▸ **What you will do**: Find how many lines below hold "reports", and give that number as the entire answer.

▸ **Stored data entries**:
BEGIN

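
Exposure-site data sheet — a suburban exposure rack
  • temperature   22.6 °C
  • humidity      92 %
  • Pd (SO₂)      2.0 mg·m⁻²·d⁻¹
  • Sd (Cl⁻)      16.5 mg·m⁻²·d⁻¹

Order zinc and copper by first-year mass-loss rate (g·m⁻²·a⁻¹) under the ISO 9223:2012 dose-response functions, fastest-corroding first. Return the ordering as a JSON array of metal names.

["copper", "zinc"]

zinc: temperature factor f = -0.071·(12.6) = -0.8946
  sulphur-dioxide contribution → 0.4926 μm/a
  chloride contribution → 1.233 μm/a
  ⇒ r_corr(zinc) = 1.725 μm/a
  mass loss = 1.725 μm/a × 7.14 g/cm³ = 12.32 g·m⁻²·a⁻¹
copper: temperature factor f = -0.080·(12.6) = -1.0080
  sulphur-dioxide contribution → 0.5274 μm/a
  chloride contribution → 1.815 μm/a
  ⇒ r_corr(copper) = 2.342 μm/a
  mass loss = 2.342 μm/a × 8.96 g/cm³ = 20.98 g·m⁻²·a⁻¹
Ordering by g·m⁻²·a⁻¹: copper (21) > zinc (12.3)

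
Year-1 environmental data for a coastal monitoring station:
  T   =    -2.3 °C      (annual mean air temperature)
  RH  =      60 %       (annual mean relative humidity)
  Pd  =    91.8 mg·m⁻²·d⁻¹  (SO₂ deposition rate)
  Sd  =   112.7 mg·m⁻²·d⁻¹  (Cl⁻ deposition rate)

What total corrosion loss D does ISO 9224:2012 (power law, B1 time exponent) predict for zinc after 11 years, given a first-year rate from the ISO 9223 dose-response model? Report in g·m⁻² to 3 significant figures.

D(11) = 64.0 g·m⁻²

zinc: f(T) = +0.038·(T−10) [T≤10 °C] = -0.4674
  sulphur-dioxide contribution → 0.933 μm/a
  chloride contribution → 0.3437 μm/a
  total first-year rate 1.277 μm/a
Long-term exponent b (ISO 9224 Table 2, B1) = 0.813
  D(11) = 1.277 × 11^0.813 = 1.277 × 7.025 = 8.969 μm
  Mass loss = 8.969 μm × 7.14 g/cm³ = 64.04 g·m⁻²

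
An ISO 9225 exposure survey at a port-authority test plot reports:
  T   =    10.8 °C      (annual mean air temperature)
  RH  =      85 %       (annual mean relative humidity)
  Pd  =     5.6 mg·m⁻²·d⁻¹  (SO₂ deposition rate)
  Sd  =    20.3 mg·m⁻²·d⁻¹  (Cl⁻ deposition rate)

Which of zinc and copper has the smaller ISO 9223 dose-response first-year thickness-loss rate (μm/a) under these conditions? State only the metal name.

zinc

zinc: f(T) = -0.071·(T−10) [T>10 °C] = -0.0568
  SO₂ term: 0.0129·5.6^0.44·exp(0.046·85-0.0568) = 1.298
  Cl⁻ term: 0.0175·20.3^0.57·exp(0.008·85+0.085·10.8) = 0.4812
  sum: 1.298 + 0.4812 → r_corr = 1.779 μm/a
copper: f(T) = -0.080·(T−10) [T>10 °C] = -0.0640
  Pd branch = 0.0053·Pd^0.26·e^(0.059·RH+f) = 1.172 μm/a
  Sd branch = 0.01025·Sd^0.27·e^(0.036·RH+0.049·T) = 0.8366 μm/a
  sum: 1.172 + 0.8366 → r_corr = 2.009 μm/a
Ordering by μm/a: copper (2.01) > zinc (1.78)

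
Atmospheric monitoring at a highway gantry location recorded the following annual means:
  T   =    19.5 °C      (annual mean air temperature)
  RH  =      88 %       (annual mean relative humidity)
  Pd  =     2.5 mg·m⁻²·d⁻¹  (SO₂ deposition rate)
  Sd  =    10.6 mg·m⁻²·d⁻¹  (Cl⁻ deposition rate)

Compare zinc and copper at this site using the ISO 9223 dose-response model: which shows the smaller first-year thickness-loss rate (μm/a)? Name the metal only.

zinc: temperature factor f = -0.071·(9.5) = -0.6745
  Pd branch = 0.0129·Pd^0.44·e^(0.046·RH+f) = 0.5633 μm/a
  Cl⁻ term: 0.0175·10.6^0.57·exp(0.008·88+0.085·19.5) = 0.7129
  r_corr = 0.5633 + 0.7129 = 1.276 μm/a
copper: T>10 °C ⇒ hinge -0.080·(19.5−10) = -0.7600
  SO₂ term: 0.0053·2.5^0.26·exp(0.059·88-0.7600) = 0.5656
  Sd branch = 0.01025·Sd^0.27·e^(0.036·RH+0.049·T) = 1.198 μm/a
  r_corr = 0.5656 + 1.198 = 1.763 μm/a
Ordering by μm/a: copper (1.76) > zinc (1.28)

zinc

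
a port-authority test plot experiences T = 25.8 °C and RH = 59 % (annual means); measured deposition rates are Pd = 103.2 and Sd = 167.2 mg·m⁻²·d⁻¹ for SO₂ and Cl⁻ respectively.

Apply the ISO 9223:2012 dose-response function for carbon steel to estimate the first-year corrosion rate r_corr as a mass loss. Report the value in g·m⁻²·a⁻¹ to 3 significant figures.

r_corr = 591 g·m⁻²·a⁻¹

carbon steel: temperature factor f = -0.054·(15.8) = -0.8532
  Pd branch = 1.77·Pd^0.52·e^(0.02·RH+f) = 27.35 μm/a
  Sd branch = 0.102·Sd^0.62·e^(0.033·RH+0.04·T) = 47.95 μm/a
  sum: 27.35 + 47.95 → r_corr = 75.3 μm/a
Convert to mass loss: 75.3 μm/a × 7.85 g/cm³ = 591.1 g·m⁻²·a⁻¹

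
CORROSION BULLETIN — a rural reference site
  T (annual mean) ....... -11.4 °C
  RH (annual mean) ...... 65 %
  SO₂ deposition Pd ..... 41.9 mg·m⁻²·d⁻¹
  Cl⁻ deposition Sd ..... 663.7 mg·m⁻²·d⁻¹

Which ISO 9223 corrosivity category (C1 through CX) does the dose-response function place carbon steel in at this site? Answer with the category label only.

C3

carbon steel: T≤10 °C ⇒ hinge +0.150·(-11.4−10) = -3.2100
  SO₂ term: 1.77·41.9^0.52·exp(0.02·65-3.2100) = 1.828
  Cl⁻ term: 0.102·663.7^0.62·exp(0.033·65+0.04·-11.4) = 31.03
  r_corr = 1.828 + 31.03 = 32.86 μm/a
Category bounds: 25…50 μm/a bracket r_corr ⇒ C3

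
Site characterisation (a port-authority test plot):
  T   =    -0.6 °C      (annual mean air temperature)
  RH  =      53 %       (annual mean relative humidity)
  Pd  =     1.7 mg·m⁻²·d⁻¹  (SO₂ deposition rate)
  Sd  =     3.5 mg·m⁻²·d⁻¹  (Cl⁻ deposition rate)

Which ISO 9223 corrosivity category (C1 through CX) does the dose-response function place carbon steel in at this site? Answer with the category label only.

C2

carbon steel: f(T) = +0.150·(T−10) [T≤10 °C] = -1.5900
  sulphur-dioxide contribution → 1.373 μm/a
  chloride contribution → 1.245 μm/a
  total first-year rate 2.618 μm/a
2.62 μm/a falls in (1.3, 25] for carbon steel → category C2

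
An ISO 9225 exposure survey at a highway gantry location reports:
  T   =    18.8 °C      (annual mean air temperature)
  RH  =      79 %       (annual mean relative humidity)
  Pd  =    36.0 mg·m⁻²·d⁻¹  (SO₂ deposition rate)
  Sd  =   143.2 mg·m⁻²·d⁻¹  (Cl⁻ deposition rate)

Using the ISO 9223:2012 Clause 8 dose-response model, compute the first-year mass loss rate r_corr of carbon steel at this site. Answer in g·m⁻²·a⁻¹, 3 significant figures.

carbon steel: f(T) = -0.054·(T−10) [T>10 °C] = -0.4752
  SO₂ term: 1.77·36.0^0.52·exp(0.02·79-0.4752) = 34.44
  Sd branch = 0.102·Sd^0.62·e^(0.033·RH+0.04·T) = 63.69 μm/a
  sum: 34.44 + 63.69 → r_corr = 98.13 μm/a
Convert to mass loss: 98.13 μm/a × 7.85 g/cm³ = 770.3 g·m⁻²·a⁻¹

r_corr = 770 g·m⁻²·a⁻¹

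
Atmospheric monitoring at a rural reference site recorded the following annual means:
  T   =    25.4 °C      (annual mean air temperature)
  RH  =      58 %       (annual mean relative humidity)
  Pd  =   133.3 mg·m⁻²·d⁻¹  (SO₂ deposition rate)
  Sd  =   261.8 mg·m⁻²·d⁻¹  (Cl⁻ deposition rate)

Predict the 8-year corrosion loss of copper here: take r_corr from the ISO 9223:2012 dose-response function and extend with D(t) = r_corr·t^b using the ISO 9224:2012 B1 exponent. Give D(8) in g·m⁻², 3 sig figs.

D(8) = 52.4 g·m⁻²

copper: temperature factor f = -0.080·(15.4) = -1.2320
  Pd branch = 0.0053·Pd^0.26·e^(0.059·RH+f) = 0.169 μm/a
  Cl⁻ term: 0.01025·261.8^0.27·exp(0.036·58+0.049·25.4) = 1.291
  sum: 0.169 + 1.291 → r_corr = 1.46 μm/a
Power-law: D(8) = r_corr · 8^0.667
  D(8) = 1.46 × 8^0.667 = 1.46 × 4.003 = 5.844 μm
  Mass loss = 5.844 μm × 8.96 g/cm³ = 52.36 g·m⁻²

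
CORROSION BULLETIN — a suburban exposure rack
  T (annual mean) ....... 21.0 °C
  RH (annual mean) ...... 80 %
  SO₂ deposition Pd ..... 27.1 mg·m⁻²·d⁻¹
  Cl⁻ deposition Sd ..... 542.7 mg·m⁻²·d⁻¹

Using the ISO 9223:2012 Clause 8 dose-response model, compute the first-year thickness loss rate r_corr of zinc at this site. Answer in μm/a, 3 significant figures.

r_corr = 8.16 μm/a

zinc: T>10 °C ⇒ hinge -0.071·(21.0−10) = -0.7810
  sulphur-dioxide contribution → 1 μm/a
  chloride contribution → 7.16 μm/a
  ⇒ r_corr(zinc) = 8.16 μm/a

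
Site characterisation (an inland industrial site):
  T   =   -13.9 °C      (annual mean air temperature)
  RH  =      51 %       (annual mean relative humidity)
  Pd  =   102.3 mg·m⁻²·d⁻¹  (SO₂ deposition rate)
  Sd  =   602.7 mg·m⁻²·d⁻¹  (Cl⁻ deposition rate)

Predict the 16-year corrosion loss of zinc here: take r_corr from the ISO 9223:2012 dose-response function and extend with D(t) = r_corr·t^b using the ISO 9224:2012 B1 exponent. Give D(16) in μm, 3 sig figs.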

END

▸ **Exercise output**: 2